## WHAT THIS TASK INVOLVES
Leave out every line before the one that contains "Evaluate the moment". Please restate that line and the rest of the data word for word, through the end.

## SOURCE DATA
::::

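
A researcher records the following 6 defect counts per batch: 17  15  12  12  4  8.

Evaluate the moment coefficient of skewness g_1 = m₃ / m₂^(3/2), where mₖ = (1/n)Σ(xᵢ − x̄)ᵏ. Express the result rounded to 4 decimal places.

-0.4161

x̄ = (17 + 15 + 12 + 12 + 4 + 8) / 6 = 11.3333
deviations (xᵢ − x̄): 5.6667, 3.6667, 0.6667, 0.6667, -7.3333, -3.3333
Σ(xᵢ − x̄)² = 111.3333 ⇒ m₂ = 111.3333/6 = 18.55556
Σ(xᵢ − x̄)³ = -199.5556 ⇒ m₃ = -199.5556/6 = -33.25926
m₂^(3/2) = 18.55556^(1.5) = 79.93021
g_1 = m₃ / m₂^(3/2) = -33.25926 / 79.93021 ≈ -0.4161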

::::

## WORKED SOLUTION
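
Evaluate the moment coefficient of skewness g_1 = m₃ / m₂^(3/2), where mₖ = (1/n)Σ(xᵢ − x̄)ᵏ. Express the result rounded to 4 decimal places.

-0.4161

x̄ = (17 + 15 + 12 + 12 + 4 + 8) / 6 = 11.3333
deviations (xᵢ − x̄): 5.6667, 3.6667, 0.6667, 0.6667, -7.3333, -3.3333
Σ(xᵢ − x̄)² = 111.3333 ⇒ m₂ = 111.3333/6 = 18.55556
Σ(xᵢ − x̄)³ = -199.5556 ⇒ m₃ = -199.5556/6 = -33.25926
m₂^(3/2) = 18.55556^(1.5) = 79.93021
g_1 = m₃ / m₂^(3/2) = -33.25926 / 79.93021 ≈ -0.4161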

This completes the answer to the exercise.